■ WHAT YOU WILL DO
Every single entry that follows is to be retyped exactly.
:: DATA FOR PROCESSING
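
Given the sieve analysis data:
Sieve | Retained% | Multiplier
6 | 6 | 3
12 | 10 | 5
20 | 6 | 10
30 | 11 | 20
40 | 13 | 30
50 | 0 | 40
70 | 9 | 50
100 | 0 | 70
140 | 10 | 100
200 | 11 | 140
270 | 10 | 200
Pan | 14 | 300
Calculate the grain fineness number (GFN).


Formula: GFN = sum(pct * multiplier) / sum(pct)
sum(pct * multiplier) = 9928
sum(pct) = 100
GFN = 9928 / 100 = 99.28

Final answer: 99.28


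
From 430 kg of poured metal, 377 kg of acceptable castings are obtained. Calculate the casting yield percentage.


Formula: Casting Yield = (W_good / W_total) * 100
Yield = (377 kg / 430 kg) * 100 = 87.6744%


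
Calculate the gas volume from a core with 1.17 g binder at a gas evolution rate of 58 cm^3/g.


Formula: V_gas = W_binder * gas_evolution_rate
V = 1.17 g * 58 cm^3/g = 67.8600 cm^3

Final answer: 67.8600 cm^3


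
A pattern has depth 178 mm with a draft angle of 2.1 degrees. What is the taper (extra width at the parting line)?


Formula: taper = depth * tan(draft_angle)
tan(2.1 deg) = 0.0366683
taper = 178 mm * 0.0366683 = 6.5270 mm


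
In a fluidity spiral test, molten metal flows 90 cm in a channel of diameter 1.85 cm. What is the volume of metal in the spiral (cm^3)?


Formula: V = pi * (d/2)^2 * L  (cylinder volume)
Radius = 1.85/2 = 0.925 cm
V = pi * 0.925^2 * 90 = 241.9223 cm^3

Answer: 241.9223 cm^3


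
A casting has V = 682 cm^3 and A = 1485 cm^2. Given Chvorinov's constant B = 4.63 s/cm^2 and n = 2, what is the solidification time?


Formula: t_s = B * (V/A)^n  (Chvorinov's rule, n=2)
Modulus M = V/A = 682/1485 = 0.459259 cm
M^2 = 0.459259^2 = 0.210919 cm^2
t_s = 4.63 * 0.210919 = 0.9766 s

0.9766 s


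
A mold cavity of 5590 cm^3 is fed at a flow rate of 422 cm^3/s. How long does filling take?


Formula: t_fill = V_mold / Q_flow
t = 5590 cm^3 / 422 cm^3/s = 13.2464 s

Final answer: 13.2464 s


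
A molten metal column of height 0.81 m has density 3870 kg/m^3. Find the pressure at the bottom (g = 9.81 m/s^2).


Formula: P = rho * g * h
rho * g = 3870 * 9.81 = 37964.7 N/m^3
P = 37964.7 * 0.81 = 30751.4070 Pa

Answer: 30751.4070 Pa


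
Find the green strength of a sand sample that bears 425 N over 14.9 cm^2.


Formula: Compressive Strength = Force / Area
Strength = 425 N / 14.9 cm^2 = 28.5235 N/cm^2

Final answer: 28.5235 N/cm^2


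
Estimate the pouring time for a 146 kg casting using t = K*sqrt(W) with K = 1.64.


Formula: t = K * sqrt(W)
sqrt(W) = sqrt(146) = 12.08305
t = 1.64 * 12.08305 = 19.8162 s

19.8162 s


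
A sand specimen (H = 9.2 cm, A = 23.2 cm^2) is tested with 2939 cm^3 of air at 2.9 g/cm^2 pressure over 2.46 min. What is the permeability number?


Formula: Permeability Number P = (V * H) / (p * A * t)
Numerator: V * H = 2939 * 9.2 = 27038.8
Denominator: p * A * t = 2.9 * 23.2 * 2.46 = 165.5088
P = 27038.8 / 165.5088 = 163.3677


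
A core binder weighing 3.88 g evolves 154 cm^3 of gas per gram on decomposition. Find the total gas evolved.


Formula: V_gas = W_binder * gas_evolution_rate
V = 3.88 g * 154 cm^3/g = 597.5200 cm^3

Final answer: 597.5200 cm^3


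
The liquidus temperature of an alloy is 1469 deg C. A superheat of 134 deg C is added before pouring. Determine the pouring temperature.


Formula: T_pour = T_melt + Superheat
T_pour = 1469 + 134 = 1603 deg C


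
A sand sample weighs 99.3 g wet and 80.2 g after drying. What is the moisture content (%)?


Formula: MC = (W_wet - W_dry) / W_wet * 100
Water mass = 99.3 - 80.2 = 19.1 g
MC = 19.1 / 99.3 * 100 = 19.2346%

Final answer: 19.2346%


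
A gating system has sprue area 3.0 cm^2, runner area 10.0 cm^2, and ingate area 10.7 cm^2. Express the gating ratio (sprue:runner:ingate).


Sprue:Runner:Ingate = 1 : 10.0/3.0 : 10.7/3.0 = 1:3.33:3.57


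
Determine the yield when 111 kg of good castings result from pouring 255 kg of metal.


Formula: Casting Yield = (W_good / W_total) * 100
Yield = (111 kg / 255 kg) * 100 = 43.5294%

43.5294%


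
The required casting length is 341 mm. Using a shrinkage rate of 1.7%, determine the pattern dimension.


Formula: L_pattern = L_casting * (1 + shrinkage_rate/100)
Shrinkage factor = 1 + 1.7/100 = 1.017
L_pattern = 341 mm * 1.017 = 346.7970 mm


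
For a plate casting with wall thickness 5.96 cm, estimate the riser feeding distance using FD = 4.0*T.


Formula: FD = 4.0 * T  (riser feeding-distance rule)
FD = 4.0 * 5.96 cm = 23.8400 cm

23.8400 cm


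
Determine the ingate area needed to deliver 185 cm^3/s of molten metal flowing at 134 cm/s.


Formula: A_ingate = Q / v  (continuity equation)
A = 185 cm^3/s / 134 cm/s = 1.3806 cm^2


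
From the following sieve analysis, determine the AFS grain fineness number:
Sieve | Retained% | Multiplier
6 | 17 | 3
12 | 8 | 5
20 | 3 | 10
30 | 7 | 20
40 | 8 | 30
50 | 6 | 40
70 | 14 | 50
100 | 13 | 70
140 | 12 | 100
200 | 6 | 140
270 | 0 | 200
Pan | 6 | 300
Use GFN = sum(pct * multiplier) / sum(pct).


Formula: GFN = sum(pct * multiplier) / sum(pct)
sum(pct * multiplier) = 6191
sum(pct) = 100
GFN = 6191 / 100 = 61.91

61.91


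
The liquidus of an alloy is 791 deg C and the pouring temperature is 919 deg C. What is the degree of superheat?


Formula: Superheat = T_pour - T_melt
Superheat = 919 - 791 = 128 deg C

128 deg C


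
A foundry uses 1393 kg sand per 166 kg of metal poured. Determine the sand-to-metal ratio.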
::::
■ ANSWER AREA
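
Given the sieve analysis data:
Sieve | Retained% | Multiplier
6 | 6 | 3
12 | 10 | 5
20 | 6 | 10
30 | 11 | 20
40 | 13 | 30
50 | 0 | 40
70 | 9 | 50
100 | 0 | 70
140 | 10 | 100
200 | 11 | 140
270 | 10 | 200
Pan | 14 | 300
Calculate the grain fineness number (GFN).


Formula: GFN = sum(pct * multiplier) / sum(pct)
sum(pct * multiplier) = 9928
sum(pct) = 100
GFN = 9928 / 100 = 99.28

Final answer: 99.28


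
From 430 kg of poured metal, 377 kg of acceptable castings are obtained. Calculate the casting yield percentage.


Formula: Casting Yield = (W_good / W_total) * 100
Yield = (377 kg / 430 kg) * 100 = 87.6744%


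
Calculate the gas volume from a core with 1.17 g binder at a gas evolution rate of 58 cm^3/g.


Formula: V_gas = W_binder * gas_evolution_rate
V = 1.17 g * 58 cm^3/g = 67.8600 cm^3

Final answer: 67.8600 cm^3


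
A pattern has depth 178 mm with a draft angle of 2.1 degrees. What is the taper (extra width at the parting line)?


Formula: taper = depth * tan(draft_angle)
tan(2.1 deg) = 0.0366683
taper = 178 mm * 0.0366683 = 6.5270 mm


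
In a fluidity spiral test, molten metal flows 90 cm in a channel of diameter 1.85 cm. What is the volume of metal in the spiral (cm^3)?


Formula: V = pi * (d/2)^2 * L  (cylinder volume)
Radius = 1.85/2 = 0.925 cm
V = pi * 0.925^2 * 90 = 241.9223 cm^3

Answer: 241.9223 cm^3


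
A casting has V = 682 cm^3 and A = 1485 cm^2. Given Chvorinov's constant B = 4.63 s/cm^2 and n = 2, what is the solidification time?


Formula: t_s = B * (V/A)^n  (Chvorinov's rule, n=2)
Modulus M = V/A = 682/1485 = 0.459259 cm
M^2 = 0.459259^2 = 0.210919 cm^2
t_s = 4.63 * 0.210919 = 0.9766 s

0.9766 s


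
A mold cavity of 5590 cm^3 is fed at a flow rate of 422 cm^3/s. How long does filling take?


Formula: t_fill = V_mold / Q_flow
t = 5590 cm^3 / 422 cm^3/s = 13.2464 s

Final answer: 13.2464 s


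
A molten metal column of height 0.81 m has density 3870 kg/m^3. Find the pressure at the bottom (g = 9.81 m/s^2).


Formula: P = rho * g * h
rho * g = 3870 * 9.81 = 37964.7 N/m^3
P = 37964.7 * 0.81 = 30751.4070 Pa

Answer: 30751.4070 Pa


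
Find the green strength of a sand sample that bears 425 N over 14.9 cm^2.


Formula: Compressive Strength = Force / Area
Strength = 425 N / 14.9 cm^2 = 28.5235 N/cm^2

Final answer: 28.5235 N/cm^2


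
Estimate the pouring time for a 146 kg casting using t = K*sqrt(W) with K = 1.64.


Formula: t = K * sqrt(W)
sqrt(W) = sqrt(146) = 12.08305
t = 1.64 * 12.08305 = 19.8162 s

19.8162 s


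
A sand specimen (H = 9.2 cm, A = 23.2 cm^2) is tested with 2939 cm^3 of air at 2.9 g/cm^2 pressure over 2.46 min. What is the permeability number?


Formula: Permeability Number P = (V * H) / (p * A * t)
Numerator: V * H = 2939 * 9.2 = 27038.8
Denominator: p * A * t = 2.9 * 23.2 * 2.46 = 165.5088
P = 27038.8 / 165.5088 = 163.3677


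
A core binder weighing 3.88 g evolves 154 cm^3 of gas per gram on decomposition. Find the total gas evolved.


Formula: V_gas = W_binder * gas_evolution_rate
V = 3.88 g * 154 cm^3/g = 597.5200 cm^3

Final answer: 597.5200 cm^3


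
The liquidus temperature of an alloy is 1469 deg C. A superheat of 134 deg C is added before pouring. Determine the pouring temperature.


Formula: T_pour = T_melt + Superheat
T_pour = 1469 + 134 = 1603 deg C


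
A sand sample weighs 99.3 g wet and 80.2 g after drying. What is the moisture content (%)?


Formula: MC = (W_wet - W_dry) / W_wet * 100
Water mass = 99.3 - 80.2 = 19.1 g
MC = 19.1 / 99.3 * 100 = 19.2346%

Final answer: 19.2346%


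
A gating system has sprue area 3.0 cm^2, runner area 10.0 cm^2, and ingate area 10.7 cm^2. Express the gating ratio (sprue:runner:ingate).


Sprue:Runner:Ingate = 1 : 10.0/3.0 : 10.7/3.0 = 1:3.33:3.57


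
Determine the yield when 111 kg of good castings result from pouring 255 kg of metal.


Formula: Casting Yield = (W_good / W_total) * 100
Yield = (111 kg / 255 kg) * 100 = 43.5294%

43.5294%


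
The required casting length is 341 mm. Using a shrinkage rate of 1.7%, determine the pattern dimension.


Formula: L_pattern = L_casting * (1 + shrinkage_rate/100)
Shrinkage factor = 1 + 1.7/100 = 1.017
L_pattern = 341 mm * 1.017 = 346.7970 mm


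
For a plate casting with wall thickness 5.96 cm, estimate the riser feeding distance using FD = 4.0*T.


Formula: FD = 4.0 * T  (riser feeding-distance rule)
FD = 4.0 * 5.96 cm = 23.8400 cm

23.8400 cm


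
Determine the ingate area needed to deliver 185 cm^3/s of molten metal flowing at 134 cm/s.


Formula: A_ingate = Q / v  (continuity equation)
A = 185 cm^3/s / 134 cm/s = 1.3806 cm^2


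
From the following sieve analysis, determine the AFS grain fineness number:
Sieve | Retained% | Multiplier
6 | 17 | 3
12 | 8 | 5
20 | 3 | 10
30 | 7 | 20
40 | 8 | 30
50 | 6 | 40
70 | 14 | 50
100 | 13 | 70
140 | 12 | 100
200 | 6 | 140
270 | 0 | 200
Pan | 6 | 300
Use GFN = sum(pct * multiplier) / sum(pct).


Formula: GFN = sum(pct * multiplier) / sum(pct)
sum(pct * multiplier) = 6191
sum(pct) = 100
GFN = 6191 / 100 = 61.91

61.91


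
The liquidus of an alloy is 791 deg C and the pouring temperature is 919 deg C. What is the degree of superheat?


Formula: Superheat = T_pour - T_melt
Superheat = 919 - 791 = 128 deg C

128 deg C


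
A foundry uses 1393 kg sand per 166 kg of metal poured. Determine the sand-to-metal ratio.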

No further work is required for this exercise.